Task brief>
Your answer must be the full set of entries, repeated exactly.

Material for the task>
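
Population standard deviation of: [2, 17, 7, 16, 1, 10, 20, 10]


Mean = 83/8
  (2-83/8)²=4489/64
  (17-83/8)²=2809/64
  (7-83/8)²=729/64
  (16-83/8)²=2025/64
  (1-83/8)²=5625/64
  (10-83/8)²=9/64
  (20-83/8)²=5929/64
  (10-83/8)²=9/64
Σ(x-μ)² = 2703/8
σ² = (2703/8)/8 = 2703/64

σ = √(2703/64) ≈ 6.4988


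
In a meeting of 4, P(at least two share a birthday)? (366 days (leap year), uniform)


P(all different) = Π(366-i)/366 for i=0..3
= 0.983689
P(match) = 1 - 0.983689 = 0.016311

P ≈ 0.0163 ≈ 1.63%


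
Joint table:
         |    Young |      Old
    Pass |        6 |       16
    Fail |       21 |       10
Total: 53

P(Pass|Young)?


P(Pass|Young) = 6/(6+21) = 6/27 = 2/9

P = 2/9 ≈ 22.22%


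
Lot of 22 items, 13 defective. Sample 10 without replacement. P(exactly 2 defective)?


Hypergeometric: C(13,2)×C(9,8)/C(22,10)
= 78×9/646646 = 27/24871

P(X=2) = 27/24871 ≈ 0.11%


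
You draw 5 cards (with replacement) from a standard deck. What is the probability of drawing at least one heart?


P(not a heart) = 39/52 = 3/4
P(none in 5 draws) = (3/4)^5 = 243/1024
P(≥1 heart) = 1 - 243/1024 = 781/1024

P = 781/1024 ≈ 76.27%


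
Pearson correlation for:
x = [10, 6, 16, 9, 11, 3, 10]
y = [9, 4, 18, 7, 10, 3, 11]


n=7, Σx=65, Σy=62, Σxy=694, Σx²=703, Σy²=700
r = (7×694 - 65×62)/√((7×703 - 65²)(7×700 - 62²))
= 828/√(696×1056) = 828/√734976 ≈ 828/857.3074 ≈ 0.9658

r ≈ 0.9658


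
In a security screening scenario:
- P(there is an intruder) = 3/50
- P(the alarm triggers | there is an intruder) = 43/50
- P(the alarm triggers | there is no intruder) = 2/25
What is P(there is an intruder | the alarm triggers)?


Using Bayes' theorem:
P(A|B) = P(B|A)·P(A) / P(B)

P(the alarm triggers) = 43/50 × 3/50 + 2/25 × 47/50
= 129/2500 + 47/625 = 317/2500

P(there is an intruder|the alarm triggers) = (129/2500) / (317/2500) = 129/317

P(there is an intruder|the alarm triggers) = 129/317 ≈ 40.69%


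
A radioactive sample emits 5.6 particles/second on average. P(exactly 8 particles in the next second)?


Poisson(λ=5.6): P(X=8) = e^(-λ)×λ^k/k!
= e^(-5.6) × 5.6^8 / 8!
≈ 0.003697863716 × 967173.11574 / 40320 ≈ 0.088702

P(X=8) ≈ 0.088702 ≈ 8.87%


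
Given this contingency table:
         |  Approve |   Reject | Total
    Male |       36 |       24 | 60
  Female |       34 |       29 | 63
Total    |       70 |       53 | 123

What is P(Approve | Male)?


P(Approve | Male) = 36/(36+24) = 36/60 = 3/5

P(Approve|Male) = 3/5 ≈ 60.00%


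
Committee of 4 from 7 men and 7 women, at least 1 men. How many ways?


Count by #men:
  1M,3W: C(7,1)×C(7,3)=245
  2M,2W: C(7,2)×C(7,2)=441
  3M,1W: C(7,3)×C(7,1)=245
  4M,0W: C(7,4)×C(7,0)=35
Total = 966

966


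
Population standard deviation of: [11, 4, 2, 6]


Mean = 23/4
  (11-23/4)²=441/16
  (4-23/4)²=49/16
  (2-23/4)²=225/16
  (6-23/4)²=1/16
Σ(x-μ)² = 179/4
σ² = (179/4)/4 = 179/16

σ = √(179/16) ≈ 3.3448


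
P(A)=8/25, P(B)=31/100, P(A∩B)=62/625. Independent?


P(A)×P(B) = 62/625
P(A∩B) = 62/625
Equal ✓ → Independent

Yes, independent


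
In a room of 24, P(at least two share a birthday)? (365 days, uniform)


P(all different) = Π(365-i)/365 for i=0..23
= 0.461656
P(match) = 1 - 0.461656 = 0.538344

P ≈ 0.5383 ≈ 53.83%


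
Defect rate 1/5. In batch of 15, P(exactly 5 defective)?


Binomial: P(X=5) = C(15,5)×p^5×(1-p)^10
= 3003 × 1/3125 × 1048576/9765625 = 3148873728/30517578125

P(X=5) = 3148873728/30517578125 ≈ 10.32%


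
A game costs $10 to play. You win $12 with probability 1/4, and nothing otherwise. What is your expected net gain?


E[gain] = (12-10)×1/4 + (-10)×3/4
= 1/2 - 15/2 = -7

Expected net gain = $-7 ≈ $-7.00


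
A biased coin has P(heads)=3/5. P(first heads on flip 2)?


Geometric: P(X=2) = (1-p)^(k-1)×p = (2/5)^1×3/5 = 6/25

P(X=2) = 6/25 ≈ 24.00%


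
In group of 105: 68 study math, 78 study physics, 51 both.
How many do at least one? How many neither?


|A∪B| = 68+78-51 = 95
Neither = 105-95 = 10

At least one: 95; Neither: 10


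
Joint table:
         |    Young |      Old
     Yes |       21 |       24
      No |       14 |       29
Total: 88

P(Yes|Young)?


P(Yes|Young) = 21/(21+14) = 21/35 = 3/5

P = 3/5 ≈ 60.00%


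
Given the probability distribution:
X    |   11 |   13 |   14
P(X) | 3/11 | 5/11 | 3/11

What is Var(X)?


E[X] = 140/11
E[X²] = 1796/11
Var(X) = E[X²] - (E[X])² = 1796/11 - 19600/121 = 156/121

Var(X) = 156/121 ≈ 1.2893


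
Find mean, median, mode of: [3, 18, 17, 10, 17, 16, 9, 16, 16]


Sorted: [3, 9, 10, 16, 16, 16, 17, 17, 18]
Mean = 122/9
Median = 16
Freq: {3: 1, 18: 1, 17: 2, 10: 1, 16: 3, 9: 1}
Mode: [16]

Mean=122/9, Median=16, Mode=16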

Response>
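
Population standard deviation of: [2, 17, 7, 16, 1, 10, 20, 10]


Mean = 83/8
  (2-83/8)²=4489/64
  (17-83/8)²=2809/64
  (7-83/8)²=729/64
  (16-83/8)²=2025/64
  (1-83/8)²=5625/64
  (10-83/8)²=9/64
  (20-83/8)²=5929/64
  (10-83/8)²=9/64
Σ(x-μ)² = 2703/8
σ² = (2703/8)/8 = 2703/64

σ = √(2703/64) ≈ 6.4988


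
In a meeting of 4, P(at least two share a birthday)? (366 days (leap year), uniform)


P(all different) = Π(366-i)/366 for i=0..3
= 0.983689
P(match) = 1 - 0.983689 = 0.016311

P ≈ 0.0163 ≈ 1.63%


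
Joint table:
         |    Young |      Old
    Pass |        6 |       16
    Fail |       21 |       10
Total: 53

P(Pass|Young)?


P(Pass|Young) = 6/(6+21) = 6/27 = 2/9

P = 2/9 ≈ 22.22%


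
Lot of 22 items, 13 defective. Sample 10 without replacement. P(exactly 2 defective)?


Hypergeometric: C(13,2)×C(9,8)/C(22,10)
= 78×9/646646 = 27/24871

P(X=2) = 27/24871 ≈ 0.11%


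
You draw 5 cards (with replacement) from a standard deck. What is the probability of drawing at least one heart?


P(not a heart) = 39/52 = 3/4
P(none in 5 draws) = (3/4)^5 = 243/1024
P(≥1 heart) = 1 - 243/1024 = 781/1024

P = 781/1024 ≈ 76.27%


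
Pearson correlation for:
x = [10, 6, 16, 9, 11, 3, 10]
y = [9, 4, 18, 7, 10, 3, 11]


n=7, Σx=65, Σy=62, Σxy=694, Σx²=703, Σy²=700
r = (7×694 - 65×62)/√((7×703 - 65²)(7×700 - 62²))
= 828/√(696×1056) = 828/√734976 ≈ 828/857.3074 ≈ 0.9658

r ≈ 0.9658


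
In a security screening scenario:
- P(there is an intruder) = 3/50
- P(the alarm triggers | there is an intruder) = 43/50
- P(the alarm triggers | there is no intruder) = 2/25
What is P(there is an intruder | the alarm triggers)?


Using Bayes' theorem:
P(A|B) = P(B|A)·P(A) / P(B)

P(the alarm triggers) = 43/50 × 3/50 + 2/25 × 47/50
= 129/2500 + 47/625 = 317/2500

P(there is an intruder|the alarm triggers) = (129/2500) / (317/2500) = 129/317

P(there is an intruder|the alarm triggers) = 129/317 ≈ 40.69%


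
A radioactive sample emits 5.6 particles/second on average. P(exactly 8 particles in the next second)?


Poisson(λ=5.6): P(X=8) = e^(-λ)×λ^k/k!
= e^(-5.6) × 5.6^8 / 8!
≈ 0.003697863716 × 967173.11574 / 40320 ≈ 0.088702

P(X=8) ≈ 0.088702 ≈ 8.87%


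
Given this contingency table:
         |  Approve |   Reject | Total
    Male |       36 |       24 | 60
  Female |       34 |       29 | 63
Total    |       70 |       53 | 123

What is P(Approve | Male)?


P(Approve | Male) = 36/(36+24) = 36/60 = 3/5

P(Approve|Male) = 3/5 ≈ 60.00%


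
Committee of 4 from 7 men and 7 women, at least 1 men. How many ways?


Count by #men:
  1M,3W: C(7,1)×C(7,3)=245
  2M,2W: C(7,2)×C(7,2)=441
  3M,1W: C(7,3)×C(7,1)=245
  4M,0W: C(7,4)×C(7,0)=35
Total = 966

966


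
Population standard deviation of: [11, 4, 2, 6]


Mean = 23/4
  (11-23/4)²=441/16
  (4-23/4)²=49/16
  (2-23/4)²=225/16
  (6-23/4)²=1/16
Σ(x-μ)² = 179/4
σ² = (179/4)/4 = 179/16

σ = √(179/16) ≈ 3.3448


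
P(A)=8/25, P(B)=31/100, P(A∩B)=62/625. Independent?


P(A)×P(B) = 62/625
P(A∩B) = 62/625
Equal ✓ → Independent

Yes, independent


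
In a room of 24, P(at least two share a birthday)? (365 days, uniform)


P(all different) = Π(365-i)/365 for i=0..23
= 0.461656
P(match) = 1 - 0.461656 = 0.538344

P ≈ 0.5383 ≈ 53.83%


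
Defect rate 1/5. In batch of 15, P(exactly 5 defective)?


Binomial: P(X=5) = C(15,5)×p^5×(1-p)^10
= 3003 × 1/3125 × 1048576/9765625 = 3148873728/30517578125

P(X=5) = 3148873728/30517578125 ≈ 10.32%


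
A game costs $10 to play. You win $12 with probability 1/4, and nothing otherwise. What is your expected net gain?


E[gain] = (12-10)×1/4 + (-10)×3/4
= 1/2 - 15/2 = -7

Expected net gain = $-7 ≈ $-7.00


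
A biased coin has P(heads)=3/5. P(first heads on flip 2)?


Geometric: P(X=2) = (1-p)^(k-1)×p = (2/5)^1×3/5 = 6/25

P(X=2) = 6/25 ≈ 24.00%


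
In group of 105: 68 study math, 78 study physics, 51 both.
How many do at least one? How many neither?


|A∪B| = 68+78-51 = 95
Neither = 105-95 = 10

At least one: 95; Neither: 10


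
Joint table:
         |    Young |      Old
     Yes |       21 |       24
      No |       14 |       29
Total: 88

P(Yes|Young)?


P(Yes|Young) = 21/(21+14) = 21/35 = 3/5

P = 3/5 ≈ 60.00%


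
Given the probability distribution:
X    |   11 |   13 |   14
P(X) | 3/11 | 5/11 | 3/11

What is Var(X)?


E[X] = 140/11
E[X²] = 1796/11
Var(X) = E[X²] - (E[X])² = 1796/11 - 19600/121 = 156/121

Var(X) = 156/121 ≈ 1.2893


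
Find mean, median, mode of: [3, 18, 17, 10, 17, 16, 9, 16, 16]


Sorted: [3, 9, 10, 16, 16, 16, 17, 17, 18]
Mean = 122/9
Median = 16
Freq: {3: 1, 18: 1, 17: 2, 10: 1, 16: 3, 9: 1}
Mode: [16]

Mean=122/9, Median=16, Mode=16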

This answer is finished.